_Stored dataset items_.
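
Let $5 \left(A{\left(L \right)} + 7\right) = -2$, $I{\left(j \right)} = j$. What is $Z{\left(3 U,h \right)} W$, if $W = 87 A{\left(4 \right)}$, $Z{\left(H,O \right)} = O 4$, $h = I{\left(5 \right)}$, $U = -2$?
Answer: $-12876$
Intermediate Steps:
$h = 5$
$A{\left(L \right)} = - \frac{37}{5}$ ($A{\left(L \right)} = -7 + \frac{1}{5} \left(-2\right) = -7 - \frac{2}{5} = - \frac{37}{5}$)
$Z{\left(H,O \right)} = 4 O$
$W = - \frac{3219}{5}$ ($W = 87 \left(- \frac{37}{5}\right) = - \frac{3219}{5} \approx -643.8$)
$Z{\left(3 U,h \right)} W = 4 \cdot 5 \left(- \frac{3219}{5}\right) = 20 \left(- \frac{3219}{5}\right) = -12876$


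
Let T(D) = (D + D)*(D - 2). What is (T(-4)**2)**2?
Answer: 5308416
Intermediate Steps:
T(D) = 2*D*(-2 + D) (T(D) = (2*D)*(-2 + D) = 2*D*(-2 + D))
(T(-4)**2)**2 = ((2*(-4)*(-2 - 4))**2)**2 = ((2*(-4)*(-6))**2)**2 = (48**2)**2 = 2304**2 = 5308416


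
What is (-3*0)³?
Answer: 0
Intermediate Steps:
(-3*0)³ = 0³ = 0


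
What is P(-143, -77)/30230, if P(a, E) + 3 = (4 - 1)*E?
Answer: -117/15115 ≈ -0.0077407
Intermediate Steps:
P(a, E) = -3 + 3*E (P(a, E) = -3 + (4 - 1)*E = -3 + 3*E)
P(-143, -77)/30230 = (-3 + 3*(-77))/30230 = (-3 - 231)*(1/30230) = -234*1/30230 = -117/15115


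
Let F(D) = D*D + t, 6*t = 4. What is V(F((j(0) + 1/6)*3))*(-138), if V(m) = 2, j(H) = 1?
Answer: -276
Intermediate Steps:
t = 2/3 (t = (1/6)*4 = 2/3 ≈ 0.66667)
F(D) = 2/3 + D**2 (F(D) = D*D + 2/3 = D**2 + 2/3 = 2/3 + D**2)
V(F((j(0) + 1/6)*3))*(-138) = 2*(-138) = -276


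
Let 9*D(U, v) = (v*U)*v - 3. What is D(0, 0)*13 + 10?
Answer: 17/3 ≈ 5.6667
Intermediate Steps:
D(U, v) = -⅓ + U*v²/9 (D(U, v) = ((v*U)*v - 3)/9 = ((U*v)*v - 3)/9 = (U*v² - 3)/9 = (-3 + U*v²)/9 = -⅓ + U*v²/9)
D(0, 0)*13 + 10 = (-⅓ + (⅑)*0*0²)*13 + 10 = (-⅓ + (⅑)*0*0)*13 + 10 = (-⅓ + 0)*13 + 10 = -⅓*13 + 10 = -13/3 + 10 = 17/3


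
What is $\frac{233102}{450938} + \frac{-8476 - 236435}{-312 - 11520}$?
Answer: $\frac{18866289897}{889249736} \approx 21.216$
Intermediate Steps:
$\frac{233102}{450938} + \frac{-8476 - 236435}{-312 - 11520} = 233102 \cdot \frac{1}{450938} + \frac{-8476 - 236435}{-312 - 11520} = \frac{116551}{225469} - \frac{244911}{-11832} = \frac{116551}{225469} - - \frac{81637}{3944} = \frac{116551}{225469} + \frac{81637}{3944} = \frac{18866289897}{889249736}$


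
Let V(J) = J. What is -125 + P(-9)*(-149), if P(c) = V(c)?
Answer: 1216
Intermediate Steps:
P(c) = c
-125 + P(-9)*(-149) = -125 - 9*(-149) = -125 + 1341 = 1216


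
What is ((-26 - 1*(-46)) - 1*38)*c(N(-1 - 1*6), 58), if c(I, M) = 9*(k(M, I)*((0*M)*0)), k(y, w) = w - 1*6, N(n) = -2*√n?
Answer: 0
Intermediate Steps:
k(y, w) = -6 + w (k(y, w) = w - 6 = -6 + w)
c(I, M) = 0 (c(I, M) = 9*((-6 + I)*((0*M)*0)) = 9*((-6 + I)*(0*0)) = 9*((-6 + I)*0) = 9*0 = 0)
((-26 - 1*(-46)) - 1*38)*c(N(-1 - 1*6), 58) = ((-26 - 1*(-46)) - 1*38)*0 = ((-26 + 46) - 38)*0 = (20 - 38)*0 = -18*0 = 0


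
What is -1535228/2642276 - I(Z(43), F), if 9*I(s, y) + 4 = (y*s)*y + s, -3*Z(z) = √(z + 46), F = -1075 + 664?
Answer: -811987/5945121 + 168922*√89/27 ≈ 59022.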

* * *

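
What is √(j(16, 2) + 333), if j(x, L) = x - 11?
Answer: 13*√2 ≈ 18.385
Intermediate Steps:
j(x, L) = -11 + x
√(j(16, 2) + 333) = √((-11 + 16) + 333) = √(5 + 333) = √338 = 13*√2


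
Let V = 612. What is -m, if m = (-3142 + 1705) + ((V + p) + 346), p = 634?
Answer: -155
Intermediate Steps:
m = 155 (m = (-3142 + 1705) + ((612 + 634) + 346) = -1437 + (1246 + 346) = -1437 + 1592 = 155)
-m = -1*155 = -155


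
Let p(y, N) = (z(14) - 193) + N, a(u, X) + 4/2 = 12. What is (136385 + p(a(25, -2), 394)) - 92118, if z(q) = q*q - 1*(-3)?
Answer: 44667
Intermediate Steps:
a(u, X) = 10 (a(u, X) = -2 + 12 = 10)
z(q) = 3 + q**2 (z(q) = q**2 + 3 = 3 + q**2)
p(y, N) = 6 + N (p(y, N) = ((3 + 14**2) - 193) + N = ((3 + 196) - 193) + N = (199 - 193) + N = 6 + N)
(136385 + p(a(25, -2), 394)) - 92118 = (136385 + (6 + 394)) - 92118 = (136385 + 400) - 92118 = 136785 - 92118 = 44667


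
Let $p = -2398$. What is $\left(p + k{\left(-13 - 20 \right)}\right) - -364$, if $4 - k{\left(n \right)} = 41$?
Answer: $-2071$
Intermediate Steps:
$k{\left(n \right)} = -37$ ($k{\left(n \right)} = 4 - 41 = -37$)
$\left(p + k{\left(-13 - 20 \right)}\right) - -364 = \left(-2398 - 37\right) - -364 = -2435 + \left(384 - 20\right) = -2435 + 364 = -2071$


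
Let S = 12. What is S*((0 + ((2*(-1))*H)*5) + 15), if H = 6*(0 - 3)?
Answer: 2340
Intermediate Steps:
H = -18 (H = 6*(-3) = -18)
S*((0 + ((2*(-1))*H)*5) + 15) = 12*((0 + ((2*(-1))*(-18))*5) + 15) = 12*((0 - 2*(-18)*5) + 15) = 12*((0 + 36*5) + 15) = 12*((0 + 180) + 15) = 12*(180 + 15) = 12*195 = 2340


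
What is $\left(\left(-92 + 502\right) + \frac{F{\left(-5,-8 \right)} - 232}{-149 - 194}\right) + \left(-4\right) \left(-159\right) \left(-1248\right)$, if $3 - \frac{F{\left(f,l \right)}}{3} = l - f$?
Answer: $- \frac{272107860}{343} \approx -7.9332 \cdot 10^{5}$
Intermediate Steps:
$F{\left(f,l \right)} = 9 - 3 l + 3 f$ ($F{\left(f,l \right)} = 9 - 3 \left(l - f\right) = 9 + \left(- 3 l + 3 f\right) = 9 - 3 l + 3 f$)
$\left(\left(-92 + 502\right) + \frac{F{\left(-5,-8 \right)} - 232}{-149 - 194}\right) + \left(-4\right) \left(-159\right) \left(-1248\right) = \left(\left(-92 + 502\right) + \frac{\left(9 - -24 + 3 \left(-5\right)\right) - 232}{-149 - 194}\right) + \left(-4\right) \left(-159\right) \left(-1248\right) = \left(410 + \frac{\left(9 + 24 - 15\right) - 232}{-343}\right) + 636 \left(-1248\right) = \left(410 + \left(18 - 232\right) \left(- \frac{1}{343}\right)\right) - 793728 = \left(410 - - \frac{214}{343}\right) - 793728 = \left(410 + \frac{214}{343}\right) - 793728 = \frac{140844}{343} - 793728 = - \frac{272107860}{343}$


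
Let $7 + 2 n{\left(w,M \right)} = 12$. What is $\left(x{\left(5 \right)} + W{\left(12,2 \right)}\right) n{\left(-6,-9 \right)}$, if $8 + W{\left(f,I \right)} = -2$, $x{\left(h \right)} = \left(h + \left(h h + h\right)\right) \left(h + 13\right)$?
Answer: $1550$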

_What is being asked_. As listed above, the lines from the line with "j$. What is" to the line with "Answer: $-12876$" are to be echoed exactly, with both ends included and nothing added.

_Result of the exercise_.
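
Let $5 \left(A{\left(L \right)} + 7\right) = -2$, $I{\left(j \right)} = j$. What is $Z{\left(3 U,h \right)} W$, if $W = 87 A{\left(4 \right)}$, $Z{\left(H,O \right)} = O 4$, $h = I{\left(5 \right)}$, $U = -2$?
Answer: $-12876$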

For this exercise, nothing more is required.